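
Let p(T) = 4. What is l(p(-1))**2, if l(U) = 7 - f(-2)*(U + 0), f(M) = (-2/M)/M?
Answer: 81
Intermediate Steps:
f(M) = -2/M**2
l(U) = 7 + U/2 (l(U) = 7 - (-2/(-2)**2)*(U + 0) = 7 - (-2*1/4)*U = 7 - (-1)*U/2 = 7 + U/2)
l(p(-1))**2 = (7 + (1/2)*4)**2 = (7 + 2)**2 = 9**2 = 81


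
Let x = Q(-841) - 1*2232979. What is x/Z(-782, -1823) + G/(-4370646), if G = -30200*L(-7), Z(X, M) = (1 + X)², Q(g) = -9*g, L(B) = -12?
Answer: -150720139110/40392781891 ≈ -3.7314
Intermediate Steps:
x = -2225410 (x = -9*(-841) - 1*2232979 = 7569 - 2232979 = -2225410)
G = 362400 (G = -30200*(-12) = 362400)
x/Z(-782, -1823) + G/(-4370646) = -2225410/(1 - 782)² + 362400/(-4370646) = -2225410/((-781)²) + 362400*(-1/4370646) = -2225410/609961 - 60400/728441 = -2225410*1/609961 - 60400/728441 = -202310/55451 - 60400/728441 = -150720139110/40392781891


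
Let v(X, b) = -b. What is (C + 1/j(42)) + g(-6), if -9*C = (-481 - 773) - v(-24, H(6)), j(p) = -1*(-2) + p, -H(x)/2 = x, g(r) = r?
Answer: 17779/132 ≈ 134.69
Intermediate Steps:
H(x) = -2*x
j(p) = 2 + p
C = 422/3 (C = -((-481 - 773) - (-1)*(-2*6))/9 = -(-1254 - (-1)*(-12))/9 = -(-1254 - 1*12)/9 = -(-1254 - 12)/9 = -⅑*(-1266) = 422/3 ≈ 140.67)
(C + 1/j(42)) + g(-6) = (422/3 + 1/(2 + 42)) - 6 = (422/3 + 1/44) - 6 = 18571/132 - 6 = 17779/132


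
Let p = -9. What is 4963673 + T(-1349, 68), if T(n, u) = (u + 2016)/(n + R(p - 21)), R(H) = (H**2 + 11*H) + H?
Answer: 4015609373/809 ≈ 4.9637e+6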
┄┄┄┄┄┄
- Task directions -
Give again each line shown above, keeping every word as it is.

- Exercise answer -
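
Let p(T) = 4. What is l(p(-1))**2, if l(U) = 7 - f(-2)*(U + 0), f(M) = (-2/M)/M?
Answer: 81
Intermediate Steps:
f(M) = -2/M**2
l(U) = 7 + U/2 (l(U) = 7 - (-2/(-2)**2)*(U + 0) = 7 - (-2*1/4)*U = 7 - (-1)*U/2 = 7 + U/2)
l(p(-1))**2 = (7 + (1/2)*4)**2 = (7 + 2)**2 = 9**2 = 81


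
Let x = Q(-841) - 1*2232979. What is x/Z(-782, -1823) + G/(-4370646), if G = -30200*L(-7), Z(X, M) = (1 + X)², Q(g) = -9*g, L(B) = -12?
Answer: -150720139110/40392781891 ≈ -3.7314
Intermediate Steps:
x = -2225410 (x = -9*(-841) - 1*2232979 = 7569 - 2232979 = -2225410)
G = 362400 (G = -30200*(-12) = 362400)
x/Z(-782, -1823) + G/(-4370646) = -2225410/(1 - 782)² + 362400/(-4370646) = -2225410/((-781)²) + 362400*(-1/4370646) = -2225410/609961 - 60400/728441 = -2225410*1/609961 - 60400/728441 = -202310/55451 - 60400/728441 = -150720139110/40392781891


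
Let v(X, b) = -b. What is (C + 1/j(42)) + g(-6), if -9*C = (-481 - 773) - v(-24, H(6)), j(p) = -1*(-2) + p, -H(x)/2 = x, g(r) = r?
Answer: 17779/132 ≈ 134.69
Intermediate Steps:
H(x) = -2*x
j(p) = 2 + p
C = 422/3 (C = -((-481 - 773) - (-1)*(-2*6))/9 = -(-1254 - (-1)*(-12))/9 = -(-1254 - 1*12)/9 = -(-1254 - 12)/9 = -⅑*(-1266) = 422/3 ≈ 140.67)
(C + 1/j(42)) + g(-6) = (422/3 + 1/(2 + 42)) - 6 = (422/3 + 1/44) - 6 = 18571/132 - 6 = 17779/132


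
Let p = -9. What is 4963673 + T(-1349, 68), if T(n, u) = (u + 2016)/(n + R(p - 21)), R(H) = (H**2 + 11*H) + H?
Answer: 4015609373/809 ≈ 4.9637e+6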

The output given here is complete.